• WHAT YOU HAVE TO DO:
Give only the number of lines in the records below that contain the word "input".

• MATERIAL FOR THE TASK:
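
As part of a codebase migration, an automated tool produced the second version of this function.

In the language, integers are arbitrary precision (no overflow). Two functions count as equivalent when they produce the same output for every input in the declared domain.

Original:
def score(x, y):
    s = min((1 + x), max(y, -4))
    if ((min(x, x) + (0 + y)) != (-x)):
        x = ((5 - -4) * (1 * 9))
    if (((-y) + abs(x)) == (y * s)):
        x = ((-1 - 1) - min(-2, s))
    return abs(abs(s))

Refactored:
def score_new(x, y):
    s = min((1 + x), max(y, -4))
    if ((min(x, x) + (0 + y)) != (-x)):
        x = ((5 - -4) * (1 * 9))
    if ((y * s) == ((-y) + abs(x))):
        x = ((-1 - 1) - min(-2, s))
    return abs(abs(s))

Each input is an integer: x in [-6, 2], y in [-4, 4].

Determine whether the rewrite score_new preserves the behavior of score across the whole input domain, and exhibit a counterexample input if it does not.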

• EXPECTED OUTPUT:
3